• _WHAT YOU SHOULD DO_:
If a line in the data contains "deals", copy it out.

[Saved data entries]
◆ ◆ ◆ ◆ ◆
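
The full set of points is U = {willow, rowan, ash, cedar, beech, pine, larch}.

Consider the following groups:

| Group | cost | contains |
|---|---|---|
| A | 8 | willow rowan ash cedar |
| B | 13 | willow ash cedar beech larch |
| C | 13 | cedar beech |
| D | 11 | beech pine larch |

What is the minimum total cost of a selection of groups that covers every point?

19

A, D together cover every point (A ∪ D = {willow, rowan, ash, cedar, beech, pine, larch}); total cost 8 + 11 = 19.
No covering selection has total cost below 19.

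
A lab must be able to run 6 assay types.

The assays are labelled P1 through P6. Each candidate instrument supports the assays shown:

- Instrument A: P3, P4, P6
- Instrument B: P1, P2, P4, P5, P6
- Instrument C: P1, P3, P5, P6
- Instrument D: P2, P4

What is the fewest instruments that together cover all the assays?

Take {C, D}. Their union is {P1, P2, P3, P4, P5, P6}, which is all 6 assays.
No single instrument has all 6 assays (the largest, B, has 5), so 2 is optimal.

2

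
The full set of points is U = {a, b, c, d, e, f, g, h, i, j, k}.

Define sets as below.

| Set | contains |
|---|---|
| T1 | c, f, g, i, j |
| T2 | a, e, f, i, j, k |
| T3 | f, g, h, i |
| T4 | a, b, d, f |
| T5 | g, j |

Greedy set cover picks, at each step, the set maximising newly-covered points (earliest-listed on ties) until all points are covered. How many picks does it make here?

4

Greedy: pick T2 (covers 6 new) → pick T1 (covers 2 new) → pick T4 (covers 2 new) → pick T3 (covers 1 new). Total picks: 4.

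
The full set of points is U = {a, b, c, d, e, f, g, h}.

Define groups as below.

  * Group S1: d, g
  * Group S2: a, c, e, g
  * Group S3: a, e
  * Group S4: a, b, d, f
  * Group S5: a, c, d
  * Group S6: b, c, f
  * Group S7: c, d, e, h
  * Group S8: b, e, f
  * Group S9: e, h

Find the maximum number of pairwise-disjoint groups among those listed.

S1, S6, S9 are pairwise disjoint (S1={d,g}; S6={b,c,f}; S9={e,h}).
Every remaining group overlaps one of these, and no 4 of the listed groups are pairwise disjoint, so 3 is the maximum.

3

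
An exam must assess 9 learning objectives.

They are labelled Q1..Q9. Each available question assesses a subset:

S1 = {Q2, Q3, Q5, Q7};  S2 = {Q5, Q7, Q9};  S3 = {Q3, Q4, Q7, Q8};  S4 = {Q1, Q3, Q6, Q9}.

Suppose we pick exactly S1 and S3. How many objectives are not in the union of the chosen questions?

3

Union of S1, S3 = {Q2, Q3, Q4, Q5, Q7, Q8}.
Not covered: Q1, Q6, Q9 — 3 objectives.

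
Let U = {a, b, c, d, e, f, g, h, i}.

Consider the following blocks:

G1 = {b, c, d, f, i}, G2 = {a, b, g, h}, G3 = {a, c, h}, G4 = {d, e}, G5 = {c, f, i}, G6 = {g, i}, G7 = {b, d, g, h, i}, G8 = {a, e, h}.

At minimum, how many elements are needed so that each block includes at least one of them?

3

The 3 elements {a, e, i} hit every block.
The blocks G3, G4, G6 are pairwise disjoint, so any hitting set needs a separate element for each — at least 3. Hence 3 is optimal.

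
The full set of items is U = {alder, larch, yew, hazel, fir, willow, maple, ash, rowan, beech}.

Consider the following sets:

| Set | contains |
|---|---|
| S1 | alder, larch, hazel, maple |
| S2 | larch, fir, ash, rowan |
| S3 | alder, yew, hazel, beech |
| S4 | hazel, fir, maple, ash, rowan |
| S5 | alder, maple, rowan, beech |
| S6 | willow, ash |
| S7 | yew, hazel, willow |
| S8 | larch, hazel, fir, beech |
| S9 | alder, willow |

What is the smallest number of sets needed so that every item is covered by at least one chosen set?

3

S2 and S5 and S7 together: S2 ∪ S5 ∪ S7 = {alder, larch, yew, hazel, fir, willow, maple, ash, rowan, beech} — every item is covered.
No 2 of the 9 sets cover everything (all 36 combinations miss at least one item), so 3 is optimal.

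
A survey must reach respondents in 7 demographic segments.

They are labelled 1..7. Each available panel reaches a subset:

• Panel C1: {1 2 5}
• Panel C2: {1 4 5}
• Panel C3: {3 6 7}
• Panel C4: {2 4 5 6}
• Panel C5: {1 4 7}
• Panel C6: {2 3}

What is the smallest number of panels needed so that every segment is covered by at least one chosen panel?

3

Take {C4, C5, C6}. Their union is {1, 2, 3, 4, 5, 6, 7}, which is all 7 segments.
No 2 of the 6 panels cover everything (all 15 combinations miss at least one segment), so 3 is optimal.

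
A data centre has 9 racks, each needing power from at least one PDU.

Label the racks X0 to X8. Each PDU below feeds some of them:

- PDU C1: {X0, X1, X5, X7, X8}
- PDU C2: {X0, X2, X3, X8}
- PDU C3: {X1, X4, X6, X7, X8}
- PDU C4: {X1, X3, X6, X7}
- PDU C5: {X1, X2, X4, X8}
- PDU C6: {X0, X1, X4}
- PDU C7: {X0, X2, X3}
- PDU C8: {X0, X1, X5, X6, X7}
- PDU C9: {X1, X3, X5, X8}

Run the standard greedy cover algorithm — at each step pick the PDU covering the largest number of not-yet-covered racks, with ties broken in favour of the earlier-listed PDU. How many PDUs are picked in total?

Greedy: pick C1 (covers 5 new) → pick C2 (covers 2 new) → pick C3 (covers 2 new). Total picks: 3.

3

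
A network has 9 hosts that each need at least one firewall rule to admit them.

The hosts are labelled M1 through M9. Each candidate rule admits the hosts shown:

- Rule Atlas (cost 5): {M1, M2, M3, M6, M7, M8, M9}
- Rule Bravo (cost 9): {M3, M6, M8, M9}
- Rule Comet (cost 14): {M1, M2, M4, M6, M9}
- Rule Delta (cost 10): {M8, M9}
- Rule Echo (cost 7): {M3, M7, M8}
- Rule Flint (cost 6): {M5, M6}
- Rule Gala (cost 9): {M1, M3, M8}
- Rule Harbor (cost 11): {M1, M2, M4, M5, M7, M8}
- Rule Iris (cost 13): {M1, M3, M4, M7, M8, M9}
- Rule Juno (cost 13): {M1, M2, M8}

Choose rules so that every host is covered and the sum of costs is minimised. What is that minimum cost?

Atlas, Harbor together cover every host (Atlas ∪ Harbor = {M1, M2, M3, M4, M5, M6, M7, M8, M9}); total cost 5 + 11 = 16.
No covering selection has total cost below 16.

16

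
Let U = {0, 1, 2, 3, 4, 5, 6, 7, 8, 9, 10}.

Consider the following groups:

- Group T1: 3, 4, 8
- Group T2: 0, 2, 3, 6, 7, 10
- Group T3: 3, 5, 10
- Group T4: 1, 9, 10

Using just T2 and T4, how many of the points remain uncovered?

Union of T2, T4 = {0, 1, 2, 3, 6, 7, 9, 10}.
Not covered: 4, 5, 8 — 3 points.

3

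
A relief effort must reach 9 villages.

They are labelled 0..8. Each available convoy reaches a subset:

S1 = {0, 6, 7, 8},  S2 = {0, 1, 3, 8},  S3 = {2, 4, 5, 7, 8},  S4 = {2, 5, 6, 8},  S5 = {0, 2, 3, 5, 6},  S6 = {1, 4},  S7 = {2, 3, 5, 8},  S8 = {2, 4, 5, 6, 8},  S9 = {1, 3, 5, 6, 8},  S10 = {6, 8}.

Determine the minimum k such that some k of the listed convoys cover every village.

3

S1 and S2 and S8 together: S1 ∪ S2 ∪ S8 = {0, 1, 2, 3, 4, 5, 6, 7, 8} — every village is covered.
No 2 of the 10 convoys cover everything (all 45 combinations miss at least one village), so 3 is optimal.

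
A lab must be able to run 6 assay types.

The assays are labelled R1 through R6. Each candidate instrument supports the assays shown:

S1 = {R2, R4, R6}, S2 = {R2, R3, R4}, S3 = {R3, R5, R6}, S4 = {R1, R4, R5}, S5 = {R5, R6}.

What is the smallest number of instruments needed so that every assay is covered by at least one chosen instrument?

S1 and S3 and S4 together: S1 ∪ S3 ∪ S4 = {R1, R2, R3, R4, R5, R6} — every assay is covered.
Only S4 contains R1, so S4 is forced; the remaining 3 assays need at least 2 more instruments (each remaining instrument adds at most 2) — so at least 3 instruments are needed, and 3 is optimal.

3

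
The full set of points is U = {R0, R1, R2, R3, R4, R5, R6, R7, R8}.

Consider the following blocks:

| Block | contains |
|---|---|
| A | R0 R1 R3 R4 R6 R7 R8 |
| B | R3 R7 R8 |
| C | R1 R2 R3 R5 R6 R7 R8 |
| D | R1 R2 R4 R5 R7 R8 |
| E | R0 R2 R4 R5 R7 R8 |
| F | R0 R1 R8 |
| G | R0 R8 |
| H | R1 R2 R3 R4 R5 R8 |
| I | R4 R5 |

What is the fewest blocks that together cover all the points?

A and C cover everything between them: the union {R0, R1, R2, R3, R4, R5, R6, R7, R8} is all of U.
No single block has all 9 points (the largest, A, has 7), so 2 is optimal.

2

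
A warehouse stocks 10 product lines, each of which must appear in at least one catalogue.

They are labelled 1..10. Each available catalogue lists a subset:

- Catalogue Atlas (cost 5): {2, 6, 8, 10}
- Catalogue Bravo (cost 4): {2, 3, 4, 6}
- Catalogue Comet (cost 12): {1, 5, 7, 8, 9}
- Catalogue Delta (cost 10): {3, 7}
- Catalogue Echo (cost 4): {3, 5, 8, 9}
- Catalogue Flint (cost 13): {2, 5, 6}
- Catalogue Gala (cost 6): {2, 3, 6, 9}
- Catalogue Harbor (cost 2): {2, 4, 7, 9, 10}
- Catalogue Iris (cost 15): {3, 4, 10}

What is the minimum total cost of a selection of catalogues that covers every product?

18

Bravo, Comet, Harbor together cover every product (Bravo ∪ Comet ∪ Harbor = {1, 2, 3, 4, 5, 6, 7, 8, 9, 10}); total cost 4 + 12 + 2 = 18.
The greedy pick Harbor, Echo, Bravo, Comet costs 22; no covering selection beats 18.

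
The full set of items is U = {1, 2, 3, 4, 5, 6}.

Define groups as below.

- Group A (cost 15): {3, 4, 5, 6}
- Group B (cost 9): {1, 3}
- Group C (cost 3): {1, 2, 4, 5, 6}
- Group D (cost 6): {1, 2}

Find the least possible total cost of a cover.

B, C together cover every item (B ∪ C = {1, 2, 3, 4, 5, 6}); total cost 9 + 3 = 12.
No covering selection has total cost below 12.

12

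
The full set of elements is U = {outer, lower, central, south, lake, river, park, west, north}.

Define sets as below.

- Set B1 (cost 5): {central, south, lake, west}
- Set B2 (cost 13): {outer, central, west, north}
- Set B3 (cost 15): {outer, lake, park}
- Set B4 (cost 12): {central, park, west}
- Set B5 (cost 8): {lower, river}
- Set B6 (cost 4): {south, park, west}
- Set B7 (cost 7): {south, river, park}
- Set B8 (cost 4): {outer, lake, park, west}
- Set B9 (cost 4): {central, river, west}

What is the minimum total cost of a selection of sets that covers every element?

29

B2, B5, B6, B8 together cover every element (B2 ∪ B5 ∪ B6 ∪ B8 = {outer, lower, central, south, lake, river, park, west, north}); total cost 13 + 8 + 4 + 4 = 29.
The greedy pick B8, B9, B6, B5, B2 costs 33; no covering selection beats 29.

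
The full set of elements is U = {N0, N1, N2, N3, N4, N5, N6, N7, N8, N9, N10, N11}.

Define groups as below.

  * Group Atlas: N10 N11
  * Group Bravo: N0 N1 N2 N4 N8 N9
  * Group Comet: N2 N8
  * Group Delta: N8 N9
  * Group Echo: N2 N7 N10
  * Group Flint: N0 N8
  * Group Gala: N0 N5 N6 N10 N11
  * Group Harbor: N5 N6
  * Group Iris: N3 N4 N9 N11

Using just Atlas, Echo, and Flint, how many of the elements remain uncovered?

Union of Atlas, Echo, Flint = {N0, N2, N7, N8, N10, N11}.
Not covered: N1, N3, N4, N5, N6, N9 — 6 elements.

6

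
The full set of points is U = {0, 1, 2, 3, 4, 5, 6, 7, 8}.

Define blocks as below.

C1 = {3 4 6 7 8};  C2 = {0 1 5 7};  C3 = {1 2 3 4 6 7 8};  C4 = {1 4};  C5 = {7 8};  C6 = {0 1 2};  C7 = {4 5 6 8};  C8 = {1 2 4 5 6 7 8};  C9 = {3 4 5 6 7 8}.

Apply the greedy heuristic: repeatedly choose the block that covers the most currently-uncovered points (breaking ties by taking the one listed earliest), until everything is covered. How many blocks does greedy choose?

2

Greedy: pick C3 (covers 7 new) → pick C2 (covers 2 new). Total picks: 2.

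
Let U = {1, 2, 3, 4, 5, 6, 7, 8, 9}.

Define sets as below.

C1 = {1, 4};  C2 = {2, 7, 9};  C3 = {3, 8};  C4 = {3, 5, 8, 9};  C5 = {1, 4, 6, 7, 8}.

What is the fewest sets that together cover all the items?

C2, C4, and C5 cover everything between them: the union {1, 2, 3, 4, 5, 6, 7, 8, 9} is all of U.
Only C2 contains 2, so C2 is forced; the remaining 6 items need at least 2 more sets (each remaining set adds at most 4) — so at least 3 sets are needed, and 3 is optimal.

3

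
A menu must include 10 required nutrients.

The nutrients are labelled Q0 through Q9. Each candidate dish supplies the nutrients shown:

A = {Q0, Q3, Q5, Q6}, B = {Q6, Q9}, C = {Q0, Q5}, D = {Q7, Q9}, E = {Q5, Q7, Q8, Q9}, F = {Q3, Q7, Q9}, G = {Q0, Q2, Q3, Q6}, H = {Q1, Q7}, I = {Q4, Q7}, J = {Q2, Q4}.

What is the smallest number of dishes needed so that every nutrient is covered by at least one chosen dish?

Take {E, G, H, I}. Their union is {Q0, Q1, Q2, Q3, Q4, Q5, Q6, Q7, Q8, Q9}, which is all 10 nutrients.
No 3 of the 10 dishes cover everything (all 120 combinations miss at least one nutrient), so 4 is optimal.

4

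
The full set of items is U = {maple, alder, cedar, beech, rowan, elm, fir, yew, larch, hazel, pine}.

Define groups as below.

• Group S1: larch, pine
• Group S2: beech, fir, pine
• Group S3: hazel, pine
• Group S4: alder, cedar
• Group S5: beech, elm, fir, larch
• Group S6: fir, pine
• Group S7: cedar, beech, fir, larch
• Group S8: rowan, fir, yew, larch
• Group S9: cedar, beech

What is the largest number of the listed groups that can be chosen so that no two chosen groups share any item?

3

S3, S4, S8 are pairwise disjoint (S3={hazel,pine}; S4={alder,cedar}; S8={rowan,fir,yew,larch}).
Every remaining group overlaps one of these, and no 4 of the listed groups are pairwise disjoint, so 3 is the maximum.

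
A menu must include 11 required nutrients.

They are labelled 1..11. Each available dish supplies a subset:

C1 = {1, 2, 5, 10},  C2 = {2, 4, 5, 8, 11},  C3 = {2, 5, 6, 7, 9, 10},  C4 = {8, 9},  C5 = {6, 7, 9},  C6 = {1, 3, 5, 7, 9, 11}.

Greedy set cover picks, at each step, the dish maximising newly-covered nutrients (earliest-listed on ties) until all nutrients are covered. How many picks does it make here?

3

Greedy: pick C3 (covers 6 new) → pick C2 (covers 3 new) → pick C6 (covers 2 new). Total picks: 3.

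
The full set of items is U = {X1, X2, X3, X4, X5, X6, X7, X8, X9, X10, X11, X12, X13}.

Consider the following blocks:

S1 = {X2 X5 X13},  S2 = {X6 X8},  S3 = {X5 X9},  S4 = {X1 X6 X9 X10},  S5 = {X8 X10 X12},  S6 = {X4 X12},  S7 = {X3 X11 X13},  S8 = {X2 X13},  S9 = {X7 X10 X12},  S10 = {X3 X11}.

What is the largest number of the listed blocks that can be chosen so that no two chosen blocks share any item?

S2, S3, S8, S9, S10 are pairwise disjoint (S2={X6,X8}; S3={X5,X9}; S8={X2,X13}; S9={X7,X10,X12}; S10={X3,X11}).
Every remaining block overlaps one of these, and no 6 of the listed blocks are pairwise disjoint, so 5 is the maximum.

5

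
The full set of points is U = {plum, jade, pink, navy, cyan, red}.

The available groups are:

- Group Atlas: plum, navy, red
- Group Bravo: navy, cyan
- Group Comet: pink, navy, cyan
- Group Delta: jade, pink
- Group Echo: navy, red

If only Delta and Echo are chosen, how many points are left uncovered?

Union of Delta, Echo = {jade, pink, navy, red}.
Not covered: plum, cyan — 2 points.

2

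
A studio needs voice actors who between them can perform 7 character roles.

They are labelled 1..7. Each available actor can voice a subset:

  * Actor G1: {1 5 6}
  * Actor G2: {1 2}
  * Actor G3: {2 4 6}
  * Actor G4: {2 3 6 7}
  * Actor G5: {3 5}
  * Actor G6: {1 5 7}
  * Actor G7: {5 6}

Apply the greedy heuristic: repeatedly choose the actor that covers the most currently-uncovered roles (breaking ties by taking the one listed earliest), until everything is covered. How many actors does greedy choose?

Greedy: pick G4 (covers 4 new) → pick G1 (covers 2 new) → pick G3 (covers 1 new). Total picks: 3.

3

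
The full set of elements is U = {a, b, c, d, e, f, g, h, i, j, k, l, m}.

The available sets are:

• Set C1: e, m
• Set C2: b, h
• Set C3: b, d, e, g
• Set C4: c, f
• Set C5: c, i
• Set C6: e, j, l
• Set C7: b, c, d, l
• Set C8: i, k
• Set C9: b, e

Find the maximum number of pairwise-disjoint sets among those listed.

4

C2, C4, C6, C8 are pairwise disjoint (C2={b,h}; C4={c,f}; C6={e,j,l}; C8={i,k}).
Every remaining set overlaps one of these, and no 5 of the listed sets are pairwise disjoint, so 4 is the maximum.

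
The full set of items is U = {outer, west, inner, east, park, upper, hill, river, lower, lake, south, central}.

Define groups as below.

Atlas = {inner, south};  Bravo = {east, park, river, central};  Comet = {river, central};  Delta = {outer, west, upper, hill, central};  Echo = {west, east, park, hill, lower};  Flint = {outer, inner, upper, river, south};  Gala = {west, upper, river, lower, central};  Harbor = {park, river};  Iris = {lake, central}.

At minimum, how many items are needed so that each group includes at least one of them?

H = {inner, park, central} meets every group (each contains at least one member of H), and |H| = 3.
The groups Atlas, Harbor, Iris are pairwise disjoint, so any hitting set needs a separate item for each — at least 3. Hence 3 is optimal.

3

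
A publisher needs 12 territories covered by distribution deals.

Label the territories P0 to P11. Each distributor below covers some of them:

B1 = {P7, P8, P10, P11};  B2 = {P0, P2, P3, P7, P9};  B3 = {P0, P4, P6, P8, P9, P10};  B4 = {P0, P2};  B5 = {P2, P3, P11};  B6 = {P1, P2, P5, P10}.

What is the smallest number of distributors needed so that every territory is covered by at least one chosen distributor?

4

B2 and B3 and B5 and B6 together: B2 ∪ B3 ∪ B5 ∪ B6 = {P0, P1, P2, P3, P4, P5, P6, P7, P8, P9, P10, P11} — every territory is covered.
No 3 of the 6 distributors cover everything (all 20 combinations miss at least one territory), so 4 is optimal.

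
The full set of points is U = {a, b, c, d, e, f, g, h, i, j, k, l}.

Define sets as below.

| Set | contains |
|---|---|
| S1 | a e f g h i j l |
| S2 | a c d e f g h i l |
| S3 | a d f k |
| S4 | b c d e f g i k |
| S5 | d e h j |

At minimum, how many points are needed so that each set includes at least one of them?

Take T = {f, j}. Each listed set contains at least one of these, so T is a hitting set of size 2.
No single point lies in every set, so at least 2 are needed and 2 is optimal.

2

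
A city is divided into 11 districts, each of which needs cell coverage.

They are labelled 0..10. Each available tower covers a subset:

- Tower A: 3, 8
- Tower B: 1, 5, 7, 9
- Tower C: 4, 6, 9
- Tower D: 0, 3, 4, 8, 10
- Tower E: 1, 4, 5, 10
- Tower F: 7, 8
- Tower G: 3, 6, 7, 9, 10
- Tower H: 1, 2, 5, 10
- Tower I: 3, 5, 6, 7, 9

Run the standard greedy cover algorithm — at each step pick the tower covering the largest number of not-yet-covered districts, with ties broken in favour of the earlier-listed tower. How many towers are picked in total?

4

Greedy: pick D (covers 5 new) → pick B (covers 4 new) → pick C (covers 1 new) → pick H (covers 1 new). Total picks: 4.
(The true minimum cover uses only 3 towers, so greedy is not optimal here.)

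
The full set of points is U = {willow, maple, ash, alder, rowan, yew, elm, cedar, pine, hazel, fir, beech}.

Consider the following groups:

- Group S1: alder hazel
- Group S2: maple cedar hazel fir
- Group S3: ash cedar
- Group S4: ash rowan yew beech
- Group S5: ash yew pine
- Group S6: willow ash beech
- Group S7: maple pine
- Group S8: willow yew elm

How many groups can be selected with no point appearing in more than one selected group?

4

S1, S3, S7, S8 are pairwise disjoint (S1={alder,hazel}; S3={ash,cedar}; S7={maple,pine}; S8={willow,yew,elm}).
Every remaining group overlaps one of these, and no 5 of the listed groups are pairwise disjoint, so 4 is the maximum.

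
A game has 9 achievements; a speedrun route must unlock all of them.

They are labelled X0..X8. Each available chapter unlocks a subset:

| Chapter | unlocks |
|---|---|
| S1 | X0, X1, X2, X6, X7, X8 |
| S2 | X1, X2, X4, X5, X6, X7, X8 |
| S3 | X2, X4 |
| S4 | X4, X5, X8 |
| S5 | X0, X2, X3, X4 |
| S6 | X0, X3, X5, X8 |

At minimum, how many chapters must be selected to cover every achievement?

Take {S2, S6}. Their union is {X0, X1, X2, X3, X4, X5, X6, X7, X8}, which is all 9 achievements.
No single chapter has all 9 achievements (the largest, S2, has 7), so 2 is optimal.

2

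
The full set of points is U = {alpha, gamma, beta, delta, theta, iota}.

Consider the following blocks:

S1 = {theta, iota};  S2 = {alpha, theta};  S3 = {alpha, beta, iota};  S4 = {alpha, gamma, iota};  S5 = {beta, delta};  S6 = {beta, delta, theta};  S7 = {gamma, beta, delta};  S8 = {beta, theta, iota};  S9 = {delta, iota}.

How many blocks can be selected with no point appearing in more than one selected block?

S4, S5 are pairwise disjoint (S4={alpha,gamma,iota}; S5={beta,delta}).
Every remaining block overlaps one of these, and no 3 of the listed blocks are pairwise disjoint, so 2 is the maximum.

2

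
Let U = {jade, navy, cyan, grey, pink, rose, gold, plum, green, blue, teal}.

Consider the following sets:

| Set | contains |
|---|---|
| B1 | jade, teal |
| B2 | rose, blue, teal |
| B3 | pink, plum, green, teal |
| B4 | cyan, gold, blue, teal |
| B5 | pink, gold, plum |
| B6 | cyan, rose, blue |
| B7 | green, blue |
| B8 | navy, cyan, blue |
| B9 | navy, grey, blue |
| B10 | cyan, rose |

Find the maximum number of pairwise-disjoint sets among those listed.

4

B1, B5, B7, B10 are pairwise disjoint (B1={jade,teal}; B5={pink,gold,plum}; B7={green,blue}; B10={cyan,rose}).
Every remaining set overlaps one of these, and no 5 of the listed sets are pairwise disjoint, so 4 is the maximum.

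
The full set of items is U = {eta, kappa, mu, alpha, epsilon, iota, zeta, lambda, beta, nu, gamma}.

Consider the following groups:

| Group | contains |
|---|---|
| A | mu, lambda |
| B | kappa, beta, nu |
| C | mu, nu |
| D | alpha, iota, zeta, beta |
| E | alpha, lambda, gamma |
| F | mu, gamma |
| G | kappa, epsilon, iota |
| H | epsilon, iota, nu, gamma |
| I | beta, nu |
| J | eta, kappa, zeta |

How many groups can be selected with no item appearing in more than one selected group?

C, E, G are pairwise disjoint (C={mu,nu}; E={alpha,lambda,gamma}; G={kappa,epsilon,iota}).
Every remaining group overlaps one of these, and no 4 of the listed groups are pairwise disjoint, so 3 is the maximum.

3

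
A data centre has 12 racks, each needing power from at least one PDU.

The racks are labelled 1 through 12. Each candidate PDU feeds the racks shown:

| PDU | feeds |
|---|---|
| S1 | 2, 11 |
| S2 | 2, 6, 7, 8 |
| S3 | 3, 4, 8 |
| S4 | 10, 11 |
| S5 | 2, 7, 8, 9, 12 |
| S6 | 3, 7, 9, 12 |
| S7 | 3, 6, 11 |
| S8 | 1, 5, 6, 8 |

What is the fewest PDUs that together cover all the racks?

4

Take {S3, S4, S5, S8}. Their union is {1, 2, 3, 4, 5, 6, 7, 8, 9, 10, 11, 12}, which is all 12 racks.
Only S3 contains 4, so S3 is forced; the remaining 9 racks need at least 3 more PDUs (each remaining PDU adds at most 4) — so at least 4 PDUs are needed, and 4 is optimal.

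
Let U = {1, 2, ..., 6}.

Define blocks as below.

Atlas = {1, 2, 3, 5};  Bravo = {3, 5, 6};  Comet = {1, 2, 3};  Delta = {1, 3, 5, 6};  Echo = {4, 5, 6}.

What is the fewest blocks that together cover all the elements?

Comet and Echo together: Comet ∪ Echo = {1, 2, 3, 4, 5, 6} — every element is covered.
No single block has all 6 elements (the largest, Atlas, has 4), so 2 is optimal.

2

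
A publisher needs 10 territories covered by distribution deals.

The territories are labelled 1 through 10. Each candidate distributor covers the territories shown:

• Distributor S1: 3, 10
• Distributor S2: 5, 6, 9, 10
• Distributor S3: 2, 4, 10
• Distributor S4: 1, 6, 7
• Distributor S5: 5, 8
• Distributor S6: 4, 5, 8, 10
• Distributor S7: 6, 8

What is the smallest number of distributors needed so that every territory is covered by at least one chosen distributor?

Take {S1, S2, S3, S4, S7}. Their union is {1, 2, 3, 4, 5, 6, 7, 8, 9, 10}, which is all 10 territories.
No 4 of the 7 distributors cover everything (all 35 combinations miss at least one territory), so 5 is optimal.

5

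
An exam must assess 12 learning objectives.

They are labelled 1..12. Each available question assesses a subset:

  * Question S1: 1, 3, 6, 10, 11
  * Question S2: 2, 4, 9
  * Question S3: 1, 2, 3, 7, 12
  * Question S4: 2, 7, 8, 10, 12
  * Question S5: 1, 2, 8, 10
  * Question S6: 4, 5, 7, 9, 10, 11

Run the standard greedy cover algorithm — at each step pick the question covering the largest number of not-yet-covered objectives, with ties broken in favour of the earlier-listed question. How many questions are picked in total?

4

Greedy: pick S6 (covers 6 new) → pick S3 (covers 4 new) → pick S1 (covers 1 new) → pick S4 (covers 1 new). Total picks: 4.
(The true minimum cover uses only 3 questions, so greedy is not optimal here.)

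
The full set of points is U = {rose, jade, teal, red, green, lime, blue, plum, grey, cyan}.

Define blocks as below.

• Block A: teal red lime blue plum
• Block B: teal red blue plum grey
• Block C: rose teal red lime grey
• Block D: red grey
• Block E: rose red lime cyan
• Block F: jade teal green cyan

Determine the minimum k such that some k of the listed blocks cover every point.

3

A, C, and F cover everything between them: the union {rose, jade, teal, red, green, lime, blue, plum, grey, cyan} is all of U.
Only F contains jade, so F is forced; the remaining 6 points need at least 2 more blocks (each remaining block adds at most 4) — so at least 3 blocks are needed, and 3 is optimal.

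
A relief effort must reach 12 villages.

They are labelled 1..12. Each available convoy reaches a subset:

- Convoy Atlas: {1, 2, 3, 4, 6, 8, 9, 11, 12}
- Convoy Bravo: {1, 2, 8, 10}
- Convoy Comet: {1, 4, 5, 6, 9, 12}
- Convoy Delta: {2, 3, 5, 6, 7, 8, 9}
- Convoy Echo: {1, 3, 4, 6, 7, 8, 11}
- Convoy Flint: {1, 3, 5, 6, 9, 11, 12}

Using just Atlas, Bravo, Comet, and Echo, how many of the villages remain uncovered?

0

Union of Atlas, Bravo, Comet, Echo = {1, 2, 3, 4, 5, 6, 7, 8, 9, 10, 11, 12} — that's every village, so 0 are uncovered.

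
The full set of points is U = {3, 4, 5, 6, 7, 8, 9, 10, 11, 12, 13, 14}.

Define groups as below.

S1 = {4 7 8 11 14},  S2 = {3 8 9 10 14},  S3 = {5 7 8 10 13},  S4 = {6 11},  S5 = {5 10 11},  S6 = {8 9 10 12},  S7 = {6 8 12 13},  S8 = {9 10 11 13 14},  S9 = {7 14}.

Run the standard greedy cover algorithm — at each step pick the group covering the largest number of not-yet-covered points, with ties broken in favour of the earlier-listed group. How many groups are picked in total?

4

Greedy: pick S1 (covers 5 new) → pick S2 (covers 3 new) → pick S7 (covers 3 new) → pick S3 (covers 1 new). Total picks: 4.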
◆ ◆ ◆ ◆ ◆
• _EXPECTED ANSWER_:
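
A publisher needs 12 territories covered by distribution deals.
A publisher needs 10 territories covered by distribution deals.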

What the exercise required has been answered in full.